**WHAT TO WORK ON:** Only one stretch of the data below is wanted: the lines starting at the one with "The robot starts at (x=4, y=4) facing North." and ending at the one with "Program: F5 L F2 R F4 R R F3 F3 R", both included, given again exactly.

**Records from a collection:**
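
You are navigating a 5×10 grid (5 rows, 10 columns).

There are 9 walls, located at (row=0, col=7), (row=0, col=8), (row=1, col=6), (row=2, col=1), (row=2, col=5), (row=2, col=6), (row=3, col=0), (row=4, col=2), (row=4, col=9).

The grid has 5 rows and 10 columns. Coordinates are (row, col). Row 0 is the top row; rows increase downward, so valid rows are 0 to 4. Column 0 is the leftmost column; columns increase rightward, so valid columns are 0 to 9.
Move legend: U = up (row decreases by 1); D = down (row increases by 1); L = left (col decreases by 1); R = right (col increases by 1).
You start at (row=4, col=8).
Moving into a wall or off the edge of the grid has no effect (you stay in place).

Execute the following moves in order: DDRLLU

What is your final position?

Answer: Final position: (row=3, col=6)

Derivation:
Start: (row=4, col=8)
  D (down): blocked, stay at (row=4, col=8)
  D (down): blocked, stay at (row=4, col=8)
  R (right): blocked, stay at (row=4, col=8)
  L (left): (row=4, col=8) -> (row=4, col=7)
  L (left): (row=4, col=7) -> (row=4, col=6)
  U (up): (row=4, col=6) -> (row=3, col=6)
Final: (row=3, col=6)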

* * *

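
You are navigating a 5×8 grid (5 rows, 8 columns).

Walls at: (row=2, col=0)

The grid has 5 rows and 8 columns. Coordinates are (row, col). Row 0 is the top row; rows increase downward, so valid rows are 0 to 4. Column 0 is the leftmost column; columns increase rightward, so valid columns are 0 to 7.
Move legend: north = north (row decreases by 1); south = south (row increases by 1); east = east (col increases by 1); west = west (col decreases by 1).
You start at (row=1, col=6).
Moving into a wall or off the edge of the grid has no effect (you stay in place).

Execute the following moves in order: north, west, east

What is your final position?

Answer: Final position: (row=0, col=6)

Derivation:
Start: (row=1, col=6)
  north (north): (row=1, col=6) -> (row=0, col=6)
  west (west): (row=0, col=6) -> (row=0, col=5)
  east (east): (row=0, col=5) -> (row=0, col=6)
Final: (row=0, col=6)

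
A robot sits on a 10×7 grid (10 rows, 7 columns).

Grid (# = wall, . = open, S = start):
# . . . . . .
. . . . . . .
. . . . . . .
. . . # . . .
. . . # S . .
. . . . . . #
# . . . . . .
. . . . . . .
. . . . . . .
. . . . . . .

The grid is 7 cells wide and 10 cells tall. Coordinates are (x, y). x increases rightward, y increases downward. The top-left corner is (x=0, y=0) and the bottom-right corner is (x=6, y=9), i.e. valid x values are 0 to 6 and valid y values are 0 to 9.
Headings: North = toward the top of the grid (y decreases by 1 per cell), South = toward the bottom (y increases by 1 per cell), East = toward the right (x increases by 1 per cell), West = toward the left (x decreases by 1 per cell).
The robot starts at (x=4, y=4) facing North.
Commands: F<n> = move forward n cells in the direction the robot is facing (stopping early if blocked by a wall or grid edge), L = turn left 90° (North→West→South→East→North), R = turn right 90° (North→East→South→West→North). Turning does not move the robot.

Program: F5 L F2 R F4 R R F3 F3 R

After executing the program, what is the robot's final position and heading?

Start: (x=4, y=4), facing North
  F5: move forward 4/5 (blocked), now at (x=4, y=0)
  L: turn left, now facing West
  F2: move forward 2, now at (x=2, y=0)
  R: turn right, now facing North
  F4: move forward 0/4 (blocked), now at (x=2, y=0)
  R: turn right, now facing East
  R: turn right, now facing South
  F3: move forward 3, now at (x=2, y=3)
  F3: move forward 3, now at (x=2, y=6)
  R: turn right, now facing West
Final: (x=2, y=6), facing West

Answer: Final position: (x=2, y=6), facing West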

**OUTPUT BELOW:**
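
The robot starts at (x=4, y=4) facing North.
Commands: F<n> = move forward n cells in the direction the robot is facing (stopping early if blocked by a wall or grid edge), L = turn left 90° (North→West→South→East→North), R = turn right 90° (North→East→South→West→North). Turning does not move the robot.

Program: F5 L F2 R F4 R R F3 F3 R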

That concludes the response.